- _TRY IT_
In the records below, find the line containing "What is lx/(s·Ω)" and restate it and all lines after it exactly, through the last line.
(Beginning of EXTRACTED INFORMATION)
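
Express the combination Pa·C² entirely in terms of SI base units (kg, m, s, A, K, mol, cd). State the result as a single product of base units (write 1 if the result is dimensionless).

Pa = N/m² (pressure = force per area),
    = kg·m⁻¹·s⁻².
C = A·s = s·A (charge = current × time).
So C² = s²·A².
Combining: Pa·C² = (kg·m⁻¹·s⁻²) · (s²·A²) = kg·m⁻¹·A².

kg·m⁻¹·A²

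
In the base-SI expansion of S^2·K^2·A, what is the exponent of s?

S = 1/Ω (conductance is reciprocal resistance),
    = kg⁻¹·m⁻²·s³·A².
So S² = kg⁻²·m⁻⁴·s⁶·A⁴.
Combining: S²·K²·A = (kg⁻²·m⁻⁴·s⁶·A⁴) · K² · A = kg⁻²·m⁻⁴·s⁶·A⁵·K².
The exponent of s is 6.

6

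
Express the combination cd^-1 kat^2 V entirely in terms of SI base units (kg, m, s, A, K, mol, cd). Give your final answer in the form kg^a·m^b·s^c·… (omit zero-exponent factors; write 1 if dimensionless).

kg·m²·s⁻⁵·A⁻¹·mol²·cd⁻¹

kat = s⁻¹·mol.
So kat² = s⁻²·mol².
V = kg·m²·s⁻³·A⁻¹.
Combining: cd⁻¹·kat²·V = cd⁻¹ · (s⁻²·mol²) · (kg·m²·s⁻³·A⁻¹) = kg·m²·s⁻⁵·A⁻¹·mol²·cd⁻¹.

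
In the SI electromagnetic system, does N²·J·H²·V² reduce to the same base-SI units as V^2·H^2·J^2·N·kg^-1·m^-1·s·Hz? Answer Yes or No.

No

Left side:
  N = kg·m·s⁻².
  So N² = kg²·m²·s⁻⁴.
  J = kg·m²·s⁻².
  H = kg·m²·s⁻²·A⁻².
  So H² = kg²·m⁴·s⁻⁴·A⁻⁴.
  V = kg·m²·s⁻³·A⁻¹.
  So V² = kg²·m⁴·s⁻⁶·A⁻².
  Combining: N²·J·H²·V² = (kg²·m²·s⁻⁴) · (kg·m²·s⁻²) · (kg²·m⁴·s⁻⁴·A⁻⁴) · (kg²·m⁴·s⁻⁶·A⁻²) = kg⁷·m¹²·s⁻¹⁶·A⁻⁶.
Right side:
  V = W/A (potential = power per current),
      = kg·m²·s⁻³·A⁻¹.
  So V² = kg²·m⁴·s⁻⁶·A⁻².
  H = Wb/A (inductance = flux per current),
      = kg·m²·s⁻²·A⁻².
  So H² = kg²·m⁴·s⁻⁴·A⁻⁴.
  J = N·m (work = force × distance),
      = kg·m²·s⁻².
  So J² = kg²·m⁴·s⁻⁴.
  N = kg·m/s² = kg·m·s⁻² (force = mass × acceleration).
  Hz = 1/s = s⁻¹ (frequency is cycles per second).
  Combining: V²·H²·J²·N·kg⁻¹·m⁻¹·s·Hz = (kg²·m⁴·s⁻⁶·A⁻²) · (kg²·m⁴·s⁻⁴·A⁻⁴) · (kg²·m⁴·s⁻⁴) · (kg·m·s⁻²) · kg⁻¹ · m⁻¹ · s · s⁻¹ = kg⁶·m¹²·s⁻¹⁶·A⁻⁶.
Left is kg⁷·m¹²·s⁻¹⁶·A⁻⁶; right is kg⁶·m¹²·s⁻¹⁶·A⁻⁶ — different.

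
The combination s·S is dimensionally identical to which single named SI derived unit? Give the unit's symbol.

F

S = kg⁻¹·m⁻²·s³·A².
Combining: s·S = s · (kg⁻¹·m⁻²·s³·A²) = kg⁻¹·m⁻²·s⁴·A².
kg⁻¹·m⁻²·s⁴·A² is the base-SI form of the farad.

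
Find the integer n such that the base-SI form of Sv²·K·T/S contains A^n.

-3

Sv = m²·s⁻².
So Sv² = m⁴·s⁻⁴.
T = kg·s⁻²·A⁻¹.
S = kg⁻¹·m⁻²·s³·A².
So S⁻¹ = kg·m²·s⁻³·A⁻².
Combining: Sv²·K·T·S⁻¹ = (m⁴·s⁻⁴) · K · (kg·s⁻²·A⁻¹) · (kg·m²·s⁻³·A⁻²) = kg²·m⁶·s⁻⁹·A⁻³·K.
The exponent of A is -3.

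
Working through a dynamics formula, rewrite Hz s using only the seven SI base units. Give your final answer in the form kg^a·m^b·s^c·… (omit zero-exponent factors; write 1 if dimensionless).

1

Hz = 1/s = s⁻¹ (frequency is cycles per second).
Combining: Hz·s = s⁻¹ · s = 1.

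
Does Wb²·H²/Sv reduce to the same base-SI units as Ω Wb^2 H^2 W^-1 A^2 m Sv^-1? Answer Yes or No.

No

Left side:
  Wb = kg·m²·s⁻²·A⁻¹.
  So Wb² = kg²·m⁴·s⁻⁴·A⁻².
  Sv = m²·s⁻².
  So Sv⁻¹ = m⁻²·s².
  H = kg·m²·s⁻²·A⁻².
  So H² = kg²·m⁴·s⁻⁴·A⁻⁴.
  Combining: Wb²·Sv⁻¹·H² = (kg²·m⁴·s⁻⁴·A⁻²) · (m⁻²·s²) · (kg²·m⁴·s⁻⁴·A⁻⁴) = kg⁴·m⁶·s⁻⁶·A⁻⁶.
Right side:
  Ω = kg·m²·s⁻³·A⁻².
  Wb = kg·m²·s⁻²·A⁻¹.
  So Wb² = kg²·m⁴·s⁻⁴·A⁻².
  H = kg·m²·s⁻²·A⁻².
  So H² = kg²·m⁴·s⁻⁴·A⁻⁴.
  W = kg·m²·s⁻³.
  So W⁻¹ = kg⁻¹·m⁻²·s³.
  Sv = m²·s⁻².
  So Sv⁻¹ = m⁻²·s².
  Combining: Ω·Wb²·H²·W⁻¹·A²·m·Sv⁻¹ = (kg·m²·s⁻³·A⁻²) · (kg²·m⁴·s⁻⁴·A⁻²) · (kg²·m⁴·s⁻⁴·A⁻⁴) · (kg⁻¹·m⁻²·s³) · A² · m · (m⁻²·s²) = kg⁴·m⁷·s⁻⁶·A⁻⁶.
Left is kg⁴·m⁶·s⁻⁶·A⁻⁶; right is kg⁴·m⁷·s⁻⁶·A⁻⁶ — different.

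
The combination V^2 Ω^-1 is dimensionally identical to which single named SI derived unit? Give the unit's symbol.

W

V = W/A (potential = power per current),
    = kg·m²·s⁻³·A⁻¹.
So V² = kg²·m⁴·s⁻⁶·A⁻².
Ω = V/A (resistance = voltage per current),
    = kg·m²·s⁻³·A⁻².
So Ω⁻¹ = kg⁻¹·m⁻²·s³·A².
Combining: V²·Ω⁻¹ = (kg²·m⁴·s⁻⁶·A⁻²) · (kg⁻¹·m⁻²·s³·A²) = kg·m²·s⁻³.
kg·m²·s⁻³ is the base-SI form of the watt.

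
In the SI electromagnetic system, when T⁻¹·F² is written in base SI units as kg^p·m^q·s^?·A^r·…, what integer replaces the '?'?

10

T = kg·s⁻²·A⁻¹.
So T⁻¹ = kg⁻¹·s²·A.
F = kg⁻¹·m⁻²·s⁴·A².
So F² = kg⁻²·m⁻⁴·s⁸·A⁴.
Combining: T⁻¹·F² = (kg⁻¹·s²·A) · (kg⁻²·m⁻⁴·s⁸·A⁴) = kg⁻³·m⁻⁴·s¹⁰·A⁵.
The exponent of s is 10.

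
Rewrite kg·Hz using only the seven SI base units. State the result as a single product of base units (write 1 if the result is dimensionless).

kg·s⁻¹

Hz = 1/s = s⁻¹ (frequency is cycles per second).
Combining: kg·Hz = kg · s⁻¹ = kg·s⁻¹.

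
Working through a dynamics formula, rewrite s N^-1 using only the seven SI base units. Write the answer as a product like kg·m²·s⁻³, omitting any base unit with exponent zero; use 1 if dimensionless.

kg⁻¹·m⁻¹·s³

N = kg·m·s⁻².
So N⁻¹ = kg⁻¹·m⁻¹·s².
Combining: s·N⁻¹ = s · (kg⁻¹·m⁻¹·s²) = kg⁻¹·m⁻¹·s³.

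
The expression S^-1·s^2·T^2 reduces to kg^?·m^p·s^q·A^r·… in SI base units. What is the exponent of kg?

3

S = 1/Ω (conductance is reciprocal resistance),
    = kg⁻¹·m⁻²·s³·A².
So S⁻¹ = kg·m²·s⁻³·A⁻².
T = Wb/m² (flux density = flux per area),
    = kg·s⁻²·A⁻¹.
So T² = kg²·s⁻⁴·A⁻².
Combining: S⁻¹·s²·T² = (kg·m²·s⁻³·A⁻²) · s² · (kg²·s⁻⁴·A⁻²) = kg³·m²·s⁻⁵·A⁻⁴.
The exponent of kg is 3.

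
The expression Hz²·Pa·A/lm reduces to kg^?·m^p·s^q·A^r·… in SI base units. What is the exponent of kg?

Hz = s⁻¹.
So Hz² = s⁻².
Pa = kg·m⁻¹·s⁻².
lm = cd.
So lm⁻¹ = cd⁻¹.
Combining: Hz²·Pa·A·lm⁻¹ = s⁻² · (kg·m⁻¹·s⁻²) · A · cd⁻¹ = kg·m⁻¹·s⁻⁴·A·cd⁻¹.
The exponent of kg is 1.

1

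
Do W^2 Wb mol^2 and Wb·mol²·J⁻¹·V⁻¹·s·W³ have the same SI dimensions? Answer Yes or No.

Left side:
  W = kg·m²·s⁻³.
  So W² = kg²·m⁴·s⁻⁶.
  Wb = kg·m²·s⁻²·A⁻¹.
  Combining: W²·Wb·mol² = (kg²·m⁴·s⁻⁶) · (kg·m²·s⁻²·A⁻¹) · mol² = kg³·m⁶·s⁻⁸·A⁻¹·mol².
Right side:
  Wb = V·s (flux: a volt is a weber per second),
      = kg·m²·s⁻²·A⁻¹.
  J = N·m (work = force × distance),
      = kg·m²·s⁻².
  So J⁻¹ = kg⁻¹·m⁻²·s².
  V = W/A (potential = power per current),
      = kg·m²·s⁻³·A⁻¹.
  So V⁻¹ = kg⁻¹·m⁻²·s³·A.
  W = J/s (power = energy per time),
      = kg·m²·s⁻³.
  So W³ = kg³·m⁶·s⁻⁹.
  Combining: Wb·mol²·J⁻¹·V⁻¹·s·W³ = (kg·m²·s⁻²·A⁻¹) · mol² · (kg⁻¹·m⁻²·s²) · (kg⁻¹·m⁻²·s³·A) · s · (kg³·m⁶·s⁻⁹) = kg²·m⁴·s⁻⁵·mol².
Left is kg³·m⁶·s⁻⁸·A⁻¹·mol²; right is kg²·m⁴·s⁻⁵·mol² — different.

No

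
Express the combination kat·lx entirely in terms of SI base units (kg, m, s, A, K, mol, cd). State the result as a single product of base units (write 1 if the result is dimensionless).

kat = mol/s = s⁻¹·mol (catalytic activity).
lx = lm/m² (illuminance = luminous flux per area),
    = m⁻²·cd.
Combining: kat·lx = (s⁻¹·mol) · (m⁻²·cd) = m⁻²·s⁻¹·mol·cd.

m⁻²·s⁻¹·mol·cd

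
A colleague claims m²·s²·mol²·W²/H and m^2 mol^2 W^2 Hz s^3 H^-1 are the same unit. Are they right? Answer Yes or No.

Yes

Left side:
  H = kg·m²·s⁻²·A⁻².
  So H⁻¹ = kg⁻¹·m⁻²·s²·A².
  W = kg·m²·s⁻³.
  So W² = kg²·m⁴·s⁻⁶.
  Combining: m²·H⁻¹·s²·mol²·W² = m² · (kg⁻¹·m⁻²·s²·A²) · s² · mol² · (kg²·m⁴·s⁻⁶) = kg·m⁴·s⁻²·A²·mol².
Right side:
  W = J/s (power = energy per time),
      = kg·m²·s⁻³.
  So W² = kg²·m⁴·s⁻⁶.
  Hz = 1/s = s⁻¹ (frequency is cycles per second).
  H = Wb/A (inductance = flux per current),
      = kg·m²·s⁻²·A⁻².
  So H⁻¹ = kg⁻¹·m⁻²·s²·A².
  Combining: m²·mol²·W²·Hz·s³·H⁻¹ = m² · mol² · (kg²·m⁴·s⁻⁶) · s⁻¹ · s³ · (kg⁻¹·m⁻²·s²·A²) = kg·m⁴·s⁻²·A²·mol².
Both reduce to kg·m⁴·s⁻²·A²·mol².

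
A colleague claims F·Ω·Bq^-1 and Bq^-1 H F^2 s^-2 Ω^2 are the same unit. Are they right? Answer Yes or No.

Left side:
  F = kg⁻¹·m⁻²·s⁴·A².
  Ω = kg·m²·s⁻³·A⁻².
  Bq = s⁻¹.
  So Bq⁻¹ = s.
  Combining: F·Ω·Bq⁻¹ = (kg⁻¹·m⁻²·s⁴·A²) · (kg·m²·s⁻³·A⁻²) · s = s².
Right side:
  Bq = 1/s = s⁻¹ (activity is decays per second).
  So Bq⁻¹ = s.
  H = Wb/A (inductance = flux per current),
      = kg·m²·s⁻²·A⁻².
  F = C/V (capacitance = charge per voltage),
      = A·s/(kg·m²·s⁻³·A⁻¹) (substituting C and V),
      = kg⁻¹·m⁻²·s⁴·A².
  So F² = kg⁻²·m⁻⁴·s⁸·A⁴.
  Ω = V/A (resistance = voltage per current),
      = kg·m²·s⁻³·A⁻².
  So Ω² = kg²·m⁴·s⁻⁶·A⁻⁴.
  Combining: Bq⁻¹·H·F²·s⁻²·Ω² = s · (kg·m²·s⁻²·A⁻²) · (kg⁻²·m⁻⁴·s⁸·A⁴) · s⁻² · (kg²·m⁴·s⁻⁶·A⁻⁴) = kg·m²·s⁻¹·A⁻².
Left is s²; right is kg·m²·s⁻¹·A⁻² — different.

No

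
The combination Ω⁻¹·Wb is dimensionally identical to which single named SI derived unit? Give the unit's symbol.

C

Ω = kg·m²·s⁻³·A⁻².
So Ω⁻¹ = kg⁻¹·m⁻²·s³·A².
Wb = kg·m²·s⁻²·A⁻¹.
Combining: Ω⁻¹·Wb = (kg⁻¹·m⁻²·s³·A²) · (kg·m²·s⁻²·A⁻¹) = s·A.
s·A is the base-SI form of the coulomb.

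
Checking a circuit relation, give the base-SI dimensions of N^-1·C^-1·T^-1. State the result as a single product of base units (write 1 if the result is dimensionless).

kg⁻²·m⁻¹·s³

N = kg·m·s⁻².
So N⁻¹ = kg⁻¹·m⁻¹·s².
C = s·A.
So C⁻¹ = s⁻¹·A⁻¹.
T = kg·s⁻²·A⁻¹.
So T⁻¹ = kg⁻¹·s²·A.
Combining: N⁻¹·C⁻¹·T⁻¹ = (kg⁻¹·m⁻¹·s²) · (s⁻¹·A⁻¹) · (kg⁻¹·s²·A) = kg⁻²·m⁻¹·s³.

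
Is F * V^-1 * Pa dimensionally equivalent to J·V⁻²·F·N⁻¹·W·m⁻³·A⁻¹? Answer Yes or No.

No

Left side:
  F = C/V (capacitance = charge per voltage),
      = A·s/(kg·m²·s⁻³·A⁻¹) (substituting C and V),
      = kg⁻¹·m⁻²·s⁴·A².
  V = W/A (potential = power per current),
      = kg·m²·s⁻³·A⁻¹.
  So V⁻¹ = kg⁻¹·m⁻²·s³·A.
  Pa = N/m² (pressure = force per area),
      = kg·m⁻¹·s⁻².
  Combining: F·V⁻¹·Pa = (kg⁻¹·m⁻²·s⁴·A²) · (kg⁻¹·m⁻²·s³·A) · (kg·m⁻¹·s⁻²) = kg⁻¹·m⁻⁵·s⁵·A³.
Right side:
  J = N·m (work = force × distance),
      = kg·m²·s⁻².
  V = W/A (potential = power per current),
      = kg·m²·s⁻³·A⁻¹.
  So V⁻² = kg⁻²·m⁻⁴·s⁶·A².
  F = C/V (capacitance = charge per voltage),
      = A·s/(kg·m²·s⁻³·A⁻¹) (substituting C and V),
      = kg⁻¹·m⁻²·s⁴·A².
  N = kg·m/s² = kg·m·s⁻² (force = mass × acceleration).
  So N⁻¹ = kg⁻¹·m⁻¹·s².
  W = J/s (power = energy per time),
      = kg·m²·s⁻³.
  Combining: J·V⁻²·F·N⁻¹·W·m⁻³·A⁻¹ = (kg·m²·s⁻²) · (kg⁻²·m⁻⁴·s⁶·A²) · (kg⁻¹·m⁻²·s⁴·A²) · (kg⁻¹·m⁻¹·s²) · (kg·m²·s⁻³) · m⁻³ · A⁻¹ = kg⁻²·m⁻⁶·s⁷·A³.
Left is kg⁻¹·m⁻⁵·s⁵·A³; right is kg⁻²·m⁻⁶·s⁷·A³ — different.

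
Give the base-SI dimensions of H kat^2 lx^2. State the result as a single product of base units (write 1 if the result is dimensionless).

kg·m⁻²·s⁻⁴·A⁻²·mol²·cd²

H = Wb/A (inductance = flux per current),
    = kg·m²·s⁻²·A⁻².
kat = mol/s = s⁻¹·mol (catalytic activity).
So kat² = s⁻²·mol².
lx = lm/m² (illuminance = luminous flux per area),
    = m⁻²·cd.
So lx² = m⁻⁴·cd².
Combining: H·kat²·lx² = (kg·m²·s⁻²·A⁻²) · (s⁻²·mol²) · (m⁻⁴·cd²) = kg·m⁻²·s⁻⁴·A⁻²·mol²·cd².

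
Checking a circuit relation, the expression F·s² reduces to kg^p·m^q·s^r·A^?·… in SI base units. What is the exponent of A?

F = C/V (capacitance = charge per voltage),
    = A·s/(kg·m²·s⁻³·A⁻¹) (substituting C and V),
    = kg⁻¹·m⁻²·s⁴·A².
Combining: F·s² = (kg⁻¹·m⁻²·s⁴·A²) · s² = kg⁻¹·m⁻²·s⁶·A².
The exponent of A is 2.

2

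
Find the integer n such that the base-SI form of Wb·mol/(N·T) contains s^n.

N = kg·m/s² = kg·m·s⁻² (force = mass × acceleration).
So N⁻¹ = kg⁻¹·m⁻¹·s².
Wb = V·s (flux: a volt is a weber per second),
    = kg·m²·s⁻²·A⁻¹.
T = Wb/m² (flux density = flux per area),
    = kg·s⁻²·A⁻¹.
So T⁻¹ = kg⁻¹·s²·A.
Combining: N⁻¹·Wb·mol·T⁻¹ = (kg⁻¹·m⁻¹·s²) · (kg·m²·s⁻²·A⁻¹) · mol · (kg⁻¹·s²·A) = kg⁻¹·m·s²·mol.
The exponent of s is 2.

2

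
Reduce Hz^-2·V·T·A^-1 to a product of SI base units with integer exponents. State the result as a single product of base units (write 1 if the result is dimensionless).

Hz = s⁻¹.
So Hz⁻² = s².
V = kg·m²·s⁻³·A⁻¹.
T = kg·s⁻²·A⁻¹.
Combining: Hz⁻²·V·T·A⁻¹ = s² · (kg·m²·s⁻³·A⁻¹) · (kg·s⁻²·A⁻¹) · A⁻¹ = kg²·m²·s⁻³·A⁻³.

kg²·m²·s⁻³·A⁻³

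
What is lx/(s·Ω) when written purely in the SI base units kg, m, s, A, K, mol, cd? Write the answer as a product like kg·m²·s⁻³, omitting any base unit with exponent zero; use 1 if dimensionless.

kg⁻¹·m⁻⁴·s²·A²·cd

lx = lm/m² (illuminance = luminous flux per area),
    = m⁻²·cd.
Ω = V/A (resistance = voltage per current),
    = kg·m²·s⁻³·A⁻².
So Ω⁻¹ = kg⁻¹·m⁻²·s³·A².
Combining: lx·s⁻¹·Ω⁻¹ = (m⁻²·cd) · s⁻¹ · (kg⁻¹·m⁻²·s³·A²) = kg⁻¹·m⁻⁴·s²·A²·cd.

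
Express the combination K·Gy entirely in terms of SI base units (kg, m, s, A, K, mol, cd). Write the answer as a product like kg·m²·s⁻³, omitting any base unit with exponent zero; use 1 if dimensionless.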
(End of EXTRACTED INFORMATION)
- _OUTPUT FOR THIS EXERCISE_
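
What is lx/(s·Ω) when written purely in the SI base units kg, m, s, A, K, mol, cd? Write the answer as a product like kg·m²·s⁻³, omitting any base unit with exponent zero; use 1 if dimensionless.

kg⁻¹·m⁻⁴·s²·A²·cd

lx = lm/m² (illuminance = luminous flux per area),
    = m⁻²·cd.
Ω = V/A (resistance = voltage per current),
    = kg·m²·s⁻³·A⁻².
So Ω⁻¹ = kg⁻¹·m⁻²·s³·A².
Combining: lx·s⁻¹·Ω⁻¹ = (m⁻²·cd) · s⁻¹ · (kg⁻¹·m⁻²·s³·A²) = kg⁻¹·m⁻⁴·s²·A²·cd.

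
Express the combination K·Gy entirely in terms of SI base units (kg, m, s, A, K, mol, cd). Write the answer as a product like kg·m²·s⁻³, omitting any base unit with exponent zero; use 1 if dimensionless.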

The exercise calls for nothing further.